WORK ORDER
Search the data for lines holding the word "samples". State how many there are, and nothing else.

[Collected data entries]
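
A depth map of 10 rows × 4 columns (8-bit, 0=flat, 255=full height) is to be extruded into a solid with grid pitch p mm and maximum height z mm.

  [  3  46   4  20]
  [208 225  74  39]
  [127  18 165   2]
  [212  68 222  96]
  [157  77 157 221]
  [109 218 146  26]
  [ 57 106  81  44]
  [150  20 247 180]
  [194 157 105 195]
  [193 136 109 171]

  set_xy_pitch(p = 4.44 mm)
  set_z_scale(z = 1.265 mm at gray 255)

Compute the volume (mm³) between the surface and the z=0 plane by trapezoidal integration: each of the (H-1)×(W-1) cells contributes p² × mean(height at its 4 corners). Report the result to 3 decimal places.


height_mm = gray/255 × 1.265; cell vol = 4.44² × mean(4 corners)
unit = 4.44² × 1.265 / (4×255) = 0.0244487 mm³ per gray-sum
row 0: Σ corner-gray over 3 cells = 968  → 23.6664
row 1: Σ corner-gray over 3 cells = 1340  → 32.7613
row 2: Σ corner-gray over 3 cells = 1383  → 33.8126
row 3: Σ corner-gray over 3 cells = 1734  → 42.3941
row 4: Σ corner-gray over 3 cells = 1709  → 41.7829
row 5: Σ corner-gray over 3 cells = 1338  → 32.7124
row 6: Σ corner-gray over 3 cells = 1339  → 32.7368
row 7: Σ corner-gray over 3 cells = 1777  → 43.4454
row 8: Σ corner-gray over 3 cells = 1767  → 43.2009
Σ rows: total corner-gray = 13355  → 326.5128 mm³

326.513


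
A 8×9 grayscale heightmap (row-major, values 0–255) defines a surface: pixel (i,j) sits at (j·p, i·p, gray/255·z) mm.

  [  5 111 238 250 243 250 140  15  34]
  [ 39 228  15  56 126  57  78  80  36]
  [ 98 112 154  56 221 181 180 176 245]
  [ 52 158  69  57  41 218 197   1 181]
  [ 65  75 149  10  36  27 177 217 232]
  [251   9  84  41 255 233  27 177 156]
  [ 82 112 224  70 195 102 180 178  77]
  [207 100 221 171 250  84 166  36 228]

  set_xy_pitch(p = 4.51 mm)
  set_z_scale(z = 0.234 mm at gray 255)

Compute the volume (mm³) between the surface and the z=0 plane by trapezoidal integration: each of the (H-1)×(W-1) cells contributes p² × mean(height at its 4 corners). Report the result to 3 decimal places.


131.626

height_mm = gray/255 × 0.234; cell vol = 4.51² × mean(4 corners)
unit = 4.51² × 0.234 / (4×255) = 0.00466626 mm³ per gray-sum
row 0: Σ corner-gray over 8 cells = 3888  → 18.1424
row 1: Σ corner-gray over 8 cells = 3858  → 18.0024
row 2: Σ corner-gray over 8 cells = 4218  → 19.6823
row 3: Σ corner-gray over 8 cells = 3394  → 15.8373
row 4: Σ corner-gray over 8 cells = 3738  → 17.4425
row 5: Σ corner-gray over 8 cells = 4340  → 20.2516
row 6: Σ corner-gray over 8 cells = 4772  → 22.2674
Σ rows: total corner-gray = 28208  → 131.6258 mm³


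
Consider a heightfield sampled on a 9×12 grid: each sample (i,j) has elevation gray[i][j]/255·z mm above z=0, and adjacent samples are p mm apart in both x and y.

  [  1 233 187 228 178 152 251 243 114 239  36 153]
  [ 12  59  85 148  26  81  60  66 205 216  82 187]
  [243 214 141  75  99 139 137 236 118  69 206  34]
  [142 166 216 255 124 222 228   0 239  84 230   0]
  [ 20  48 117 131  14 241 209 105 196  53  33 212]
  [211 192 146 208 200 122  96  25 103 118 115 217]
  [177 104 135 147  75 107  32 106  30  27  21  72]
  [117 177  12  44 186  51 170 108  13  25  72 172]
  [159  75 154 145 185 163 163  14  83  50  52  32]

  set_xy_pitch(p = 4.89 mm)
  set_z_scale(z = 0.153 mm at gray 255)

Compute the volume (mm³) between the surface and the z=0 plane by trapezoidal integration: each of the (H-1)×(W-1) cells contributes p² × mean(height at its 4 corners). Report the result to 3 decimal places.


155.047

height_mm = gray/255 × 0.153; cell vol = 4.89² × mean(4 corners)
unit = 4.89² × 0.153 / (4×255) = 0.00358681 mm³ per gray-sum
row 0: Σ corner-gray over 11 cells = 6131  → 21.9908
row 1: Σ corner-gray over 11 cells = 5400  → 19.3688
row 2: Σ corner-gray over 11 cells = 6815  → 24.4441
row 3: Σ corner-gray over 11 cells = 6196  → 22.2239
row 4: Σ corner-gray over 11 cells = 5604  → 20.1005
row 5: Σ corner-gray over 11 cells = 4895  → 17.5575
row 6: Σ corner-gray over 11 cells = 3822  → 13.7088
row 7: Σ corner-gray over 11 cells = 4364  → 15.6529
Σ rows: total corner-gray = 43227  → 155.0473 mm³


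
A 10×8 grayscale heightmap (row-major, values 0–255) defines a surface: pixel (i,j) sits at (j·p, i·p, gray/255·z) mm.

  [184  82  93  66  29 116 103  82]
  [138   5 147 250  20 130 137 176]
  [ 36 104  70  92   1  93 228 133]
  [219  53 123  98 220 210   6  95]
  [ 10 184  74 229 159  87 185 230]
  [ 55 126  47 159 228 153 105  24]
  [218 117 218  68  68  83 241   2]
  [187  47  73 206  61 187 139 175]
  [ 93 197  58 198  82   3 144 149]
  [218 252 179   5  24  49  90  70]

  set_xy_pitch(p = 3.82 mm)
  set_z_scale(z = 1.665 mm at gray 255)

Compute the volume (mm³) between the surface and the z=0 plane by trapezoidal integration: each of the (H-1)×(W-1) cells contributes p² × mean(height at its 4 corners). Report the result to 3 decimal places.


height_mm = gray/255 × 1.665; cell vol = 3.82² × mean(4 corners)
unit = 3.82² × 1.665 / (4×255) = 0.0238199 mm³ per gray-sum
row 0: Σ corner-gray over 7 cells = 2936  → 69.9354
row 1: Σ corner-gray over 7 cells = 3037  → 72.3412
row 2: Σ corner-gray over 7 cells = 3079  → 73.3416
row 3: Σ corner-gray over 7 cells = 3810  → 90.7540
row 4: Σ corner-gray over 7 cells = 3791  → 90.3014
row 5: Σ corner-gray over 7 cells = 3525  → 83.9653
row 6: Σ corner-gray over 7 cells = 3598  → 85.7042
row 7: Σ corner-gray over 7 cells = 3394  → 80.8449
row 8: Σ corner-gray over 7 cells = 3092  → 73.6513
Σ rows: total corner-gray = 30262  → 720.8392 mm³

720.839


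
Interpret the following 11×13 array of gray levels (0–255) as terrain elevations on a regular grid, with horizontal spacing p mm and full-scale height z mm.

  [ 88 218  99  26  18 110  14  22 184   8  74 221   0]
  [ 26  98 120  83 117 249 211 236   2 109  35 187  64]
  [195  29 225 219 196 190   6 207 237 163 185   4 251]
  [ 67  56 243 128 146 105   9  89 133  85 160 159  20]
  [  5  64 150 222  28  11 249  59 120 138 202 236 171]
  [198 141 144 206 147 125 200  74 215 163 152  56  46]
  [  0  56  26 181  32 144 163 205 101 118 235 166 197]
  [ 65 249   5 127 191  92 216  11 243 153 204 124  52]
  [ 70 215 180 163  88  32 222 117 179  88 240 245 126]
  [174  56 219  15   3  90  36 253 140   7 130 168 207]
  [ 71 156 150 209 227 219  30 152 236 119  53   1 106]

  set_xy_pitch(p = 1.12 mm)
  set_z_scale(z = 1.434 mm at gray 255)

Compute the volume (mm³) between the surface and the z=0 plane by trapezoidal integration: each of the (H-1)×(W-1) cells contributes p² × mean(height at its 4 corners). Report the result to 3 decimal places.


height_mm = gray/255 × 1.434; cell vol = 1.12² × mean(4 corners)
unit = 1.12² × 1.434 / (4×255) = 0.00176354 mm³ per gray-sum
row 0: Σ corner-gray over 12 cells = 5060  → 8.9235
row 1: Σ corner-gray over 12 cells = 6752  → 11.9074
row 2: Σ corner-gray over 12 cells = 6481  → 11.4295
row 3: Σ corner-gray over 12 cells = 5847  → 10.3114
row 4: Σ corner-gray over 12 cells = 6624  → 11.6817
row 5: Σ corner-gray over 12 cells = 6541  → 11.5353
row 6: Σ corner-gray over 12 cells = 6398  → 11.2831
row 7: Σ corner-gray over 12 cells = 7081  → 12.4876
row 8: Σ corner-gray over 12 cells = 6349  → 11.1967
row 9: Σ corner-gray over 12 cells = 5896  → 10.3978
Σ rows: total corner-gray = 63029  → 111.1541 mm³

111.154


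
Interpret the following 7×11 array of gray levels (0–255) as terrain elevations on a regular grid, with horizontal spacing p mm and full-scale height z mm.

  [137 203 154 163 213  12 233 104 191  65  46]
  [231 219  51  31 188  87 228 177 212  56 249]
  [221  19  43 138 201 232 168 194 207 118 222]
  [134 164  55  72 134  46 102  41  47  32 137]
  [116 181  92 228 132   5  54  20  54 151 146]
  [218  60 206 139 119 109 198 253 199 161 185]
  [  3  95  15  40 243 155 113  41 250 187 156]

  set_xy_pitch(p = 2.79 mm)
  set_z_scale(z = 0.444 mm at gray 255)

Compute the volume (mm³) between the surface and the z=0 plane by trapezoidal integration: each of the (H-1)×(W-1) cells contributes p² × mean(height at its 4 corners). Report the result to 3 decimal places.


height_mm = gray/255 × 0.444; cell vol = 2.79² × mean(4 corners)
unit = 2.79² × 0.444 / (4×255) = 0.00338837 mm³ per gray-sum
row 0: Σ corner-gray over 10 cells = 5837  → 19.7779
row 1: Σ corner-gray over 10 cells = 6061  → 20.5369
row 2: Σ corner-gray over 10 cells = 4740  → 16.0609
row 3: Σ corner-gray over 10 cells = 3753  → 12.7166
row 4: Σ corner-gray over 10 cells = 5387  → 18.2532
row 5: Σ corner-gray over 10 cells = 5728  → 19.4086
Σ rows: total corner-gray = 31506  → 106.7541 mm³

106.754


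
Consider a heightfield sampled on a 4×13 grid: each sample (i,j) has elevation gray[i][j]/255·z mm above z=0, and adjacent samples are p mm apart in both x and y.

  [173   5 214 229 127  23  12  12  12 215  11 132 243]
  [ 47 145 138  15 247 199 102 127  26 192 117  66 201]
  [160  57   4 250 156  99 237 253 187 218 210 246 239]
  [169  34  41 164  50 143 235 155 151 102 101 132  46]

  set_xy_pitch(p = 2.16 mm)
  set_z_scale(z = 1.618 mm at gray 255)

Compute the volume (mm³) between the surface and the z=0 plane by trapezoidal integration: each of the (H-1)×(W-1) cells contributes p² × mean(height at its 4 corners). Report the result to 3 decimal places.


height_mm = gray/255 × 1.618; cell vol = 2.16² × mean(4 corners)
unit = 2.16² × 1.618 / (4×255) = 0.00740092 mm³ per gray-sum
row 0: Σ corner-gray over 12 cells = 5396  → 39.9354
row 1: Σ corner-gray over 12 cells = 7229  → 53.5013
row 2: Σ corner-gray over 12 cells = 7064  → 52.2801
Σ rows: total corner-gray = 19689  → 145.7168 mm³

145.717


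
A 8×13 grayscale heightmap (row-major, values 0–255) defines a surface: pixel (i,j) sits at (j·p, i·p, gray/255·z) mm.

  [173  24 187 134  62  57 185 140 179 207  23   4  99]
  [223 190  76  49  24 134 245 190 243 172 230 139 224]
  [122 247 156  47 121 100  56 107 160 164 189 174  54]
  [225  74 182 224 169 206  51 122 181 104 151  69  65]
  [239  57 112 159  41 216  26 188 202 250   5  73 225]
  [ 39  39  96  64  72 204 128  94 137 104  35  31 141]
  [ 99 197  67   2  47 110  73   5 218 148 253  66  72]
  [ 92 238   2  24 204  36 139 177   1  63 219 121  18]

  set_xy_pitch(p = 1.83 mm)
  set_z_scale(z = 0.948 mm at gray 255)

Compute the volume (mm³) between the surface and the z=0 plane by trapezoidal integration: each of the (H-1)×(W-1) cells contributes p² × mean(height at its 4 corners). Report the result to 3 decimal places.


129.947

height_mm = gray/255 × 0.948; cell vol = 1.83² × mean(4 corners)
unit = 1.83² × 0.948 / (4×255) = 0.00311251 mm³ per gray-sum
row 0: Σ corner-gray over 12 cells = 6507  → 20.2531
row 1: Σ corner-gray over 12 cells = 7049  → 21.9401
row 2: Σ corner-gray over 12 cells = 6574  → 20.4616
row 3: Σ corner-gray over 12 cells = 6478  → 20.1628
row 4: Σ corner-gray over 12 cells = 5310  → 16.5274
row 5: Σ corner-gray over 12 cells = 4731  → 14.7253
row 6: Σ corner-gray over 12 cells = 5101  → 15.8769
Σ rows: total corner-gray = 41750  → 129.9472 mm³


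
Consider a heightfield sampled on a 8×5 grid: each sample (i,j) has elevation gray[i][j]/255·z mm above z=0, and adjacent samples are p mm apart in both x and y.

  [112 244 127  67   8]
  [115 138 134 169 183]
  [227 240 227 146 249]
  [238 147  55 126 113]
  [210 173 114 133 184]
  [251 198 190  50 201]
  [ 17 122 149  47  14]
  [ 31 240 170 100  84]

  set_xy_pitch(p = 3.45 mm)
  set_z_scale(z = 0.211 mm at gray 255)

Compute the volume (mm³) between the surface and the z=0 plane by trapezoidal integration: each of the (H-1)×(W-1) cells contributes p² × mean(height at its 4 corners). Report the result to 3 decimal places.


height_mm = gray/255 × 0.211; cell vol = 3.45² × mean(4 corners)
unit = 3.45² × 0.211 / (4×255) = 0.00246218 mm³ per gray-sum
row 0: Σ corner-gray over 4 cells = 2176  → 5.3577
row 1: Σ corner-gray over 4 cells = 2882  → 7.0960
row 2: Σ corner-gray over 4 cells = 2709  → 6.6701
row 3: Σ corner-gray over 4 cells = 2241  → 5.5178
row 4: Σ corner-gray over 4 cells = 2562  → 6.3081
row 5: Σ corner-gray over 4 cells = 1995  → 4.9121
row 6: Σ corner-gray over 4 cells = 1802  → 4.4369
Σ rows: total corner-gray = 16367  → 40.2986 mm³

40.299


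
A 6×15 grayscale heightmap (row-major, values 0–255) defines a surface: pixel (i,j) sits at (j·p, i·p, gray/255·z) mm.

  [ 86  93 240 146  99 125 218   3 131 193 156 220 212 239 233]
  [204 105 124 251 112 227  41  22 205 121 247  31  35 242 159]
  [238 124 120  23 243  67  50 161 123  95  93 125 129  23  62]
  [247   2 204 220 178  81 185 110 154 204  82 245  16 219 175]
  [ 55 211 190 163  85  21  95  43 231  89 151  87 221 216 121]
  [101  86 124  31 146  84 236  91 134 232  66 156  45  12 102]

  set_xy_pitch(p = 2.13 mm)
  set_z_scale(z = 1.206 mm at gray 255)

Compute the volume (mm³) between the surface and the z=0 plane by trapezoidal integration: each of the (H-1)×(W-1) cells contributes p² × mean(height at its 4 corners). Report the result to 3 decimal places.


200.879

height_mm = gray/255 × 1.206; cell vol = 2.13² × mean(4 corners)
unit = 2.13² × 1.206 / (4×255) = 0.00536422 mm³ per gray-sum
row 0: Σ corner-gray over 14 cells = 8358  → 44.8341
row 1: Σ corner-gray over 14 cells = 6941  → 37.2330
row 2: Σ corner-gray over 14 cells = 7274  → 39.0193
row 3: Σ corner-gray over 14 cells = 8004  → 42.9352
row 4: Σ corner-gray over 14 cells = 6871  → 36.8575
Σ rows: total corner-gray = 37448  → 200.8792 mm³


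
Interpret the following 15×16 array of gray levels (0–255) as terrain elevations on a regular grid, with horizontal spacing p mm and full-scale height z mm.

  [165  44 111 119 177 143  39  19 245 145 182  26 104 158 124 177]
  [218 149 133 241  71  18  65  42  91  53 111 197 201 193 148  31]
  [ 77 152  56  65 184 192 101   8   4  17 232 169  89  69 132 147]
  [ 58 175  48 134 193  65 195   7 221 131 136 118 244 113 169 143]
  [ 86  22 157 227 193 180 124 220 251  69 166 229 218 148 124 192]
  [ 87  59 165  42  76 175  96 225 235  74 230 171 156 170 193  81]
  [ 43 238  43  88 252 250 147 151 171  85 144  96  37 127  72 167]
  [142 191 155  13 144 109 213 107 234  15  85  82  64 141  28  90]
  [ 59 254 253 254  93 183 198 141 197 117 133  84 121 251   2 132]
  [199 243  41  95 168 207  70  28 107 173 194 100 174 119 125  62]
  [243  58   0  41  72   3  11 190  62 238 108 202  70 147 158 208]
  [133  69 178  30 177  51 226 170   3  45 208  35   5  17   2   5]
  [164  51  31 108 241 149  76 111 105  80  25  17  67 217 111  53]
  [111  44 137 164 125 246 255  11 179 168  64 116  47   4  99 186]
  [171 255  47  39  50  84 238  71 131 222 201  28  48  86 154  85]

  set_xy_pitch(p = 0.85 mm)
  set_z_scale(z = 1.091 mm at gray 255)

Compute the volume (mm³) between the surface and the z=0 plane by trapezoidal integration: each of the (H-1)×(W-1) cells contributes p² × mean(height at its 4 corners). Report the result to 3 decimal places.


height_mm = gray/255 × 1.091; cell vol = 0.85² × mean(4 corners)
unit = 0.85² × 1.091 / (4×255) = 0.000772792 mm³ per gray-sum
row 0: Σ corner-gray over 15 cells = 7289  → 5.6329
row 1: Σ corner-gray over 15 cells = 6839  → 5.2851
row 2: Σ corner-gray over 15 cells = 7263  → 5.6128
row 3: Σ corner-gray over 15 cells = 9033  → 6.9806
row 4: Σ corner-gray over 15 cells = 9236  → 7.1375
row 5: Σ corner-gray over 15 cells = 8314  → 6.4250
row 6: Σ corner-gray over 15 cells = 7406  → 5.7233
row 7: Σ corner-gray over 15 cells = 8147  → 6.2959
row 8: Σ corner-gray over 15 cells = 8702  → 6.7248
row 9: Σ corner-gray over 15 cells = 7120  → 5.5023
row 10: Σ corner-gray over 15 cells = 5741  → 4.4366
row 11: Σ corner-gray over 15 cells = 5565  → 4.3006
row 12: Σ corner-gray over 15 cells = 6610  → 5.1082
row 13: Σ corner-gray over 15 cells = 7179  → 5.5479
Σ rows: total corner-gray = 104444  → 80.7135 mm³

80.713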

RESPONSE BELOW
3